**WHAT TO DO**
The entries below must be retyped in full. Keep every word the same.

**EXERCISE INPUTS**
..........
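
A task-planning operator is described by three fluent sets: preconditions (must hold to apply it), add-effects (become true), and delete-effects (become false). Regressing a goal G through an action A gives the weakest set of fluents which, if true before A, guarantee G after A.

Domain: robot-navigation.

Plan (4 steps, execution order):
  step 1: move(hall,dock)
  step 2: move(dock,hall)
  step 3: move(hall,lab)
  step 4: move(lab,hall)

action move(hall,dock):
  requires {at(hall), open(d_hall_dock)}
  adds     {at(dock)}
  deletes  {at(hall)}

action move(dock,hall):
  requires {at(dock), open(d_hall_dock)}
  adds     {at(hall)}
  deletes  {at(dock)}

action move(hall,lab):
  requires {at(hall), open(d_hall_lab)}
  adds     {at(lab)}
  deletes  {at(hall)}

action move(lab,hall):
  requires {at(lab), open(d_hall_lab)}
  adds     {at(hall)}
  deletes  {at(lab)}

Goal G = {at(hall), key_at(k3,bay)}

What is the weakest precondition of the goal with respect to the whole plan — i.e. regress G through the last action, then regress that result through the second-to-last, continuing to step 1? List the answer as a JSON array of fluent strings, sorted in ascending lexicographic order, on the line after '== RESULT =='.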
..........
**COMPLETED EXERCISE**
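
A task-planning operator is described by three fluent sets: preconditions (must hold to apply it), add-effects (become true), and delete-effects (become false). Regressing a goal G through an action A gives the weakest set of fluents which, if true before A, guarantee G after A.

Domain: robot-navigation.

Plan (4 steps, execution order):
  step 1: move(hall,dock)
  step 2: move(dock,hall)
  step 3: move(hall,lab)
  step 4: move(lab,hall)

action move(hall,dock):
  requires {at(hall), open(d_hall_dock)}
  adds     {at(dock)}
  deletes  {at(hall)}

action move(dock,hall):
  requires {at(dock), open(d_hall_dock)}
  adds     {at(hall)}
  deletes  {at(dock)}

action move(hall,lab):
  requires {at(hall), open(d_hall_lab)}
  adds     {at(lab)}
  deletes  {at(hall)}

action move(lab,hall):
  requires {at(lab), open(d_hall_lab)}
  adds     {at(hall)}
  deletes  {at(lab)}

Goal G = {at(hall), key_at(k3,bay)}

What is the weakest precondition of the goal with respect to the whole plan — i.e. regress G through the last action, then regress that result through the second-to-last, continuing to step 1? List the answer as a JSON array of fluent strings, sorted in ascending lexicographic order, on the line after '== RESULT =='.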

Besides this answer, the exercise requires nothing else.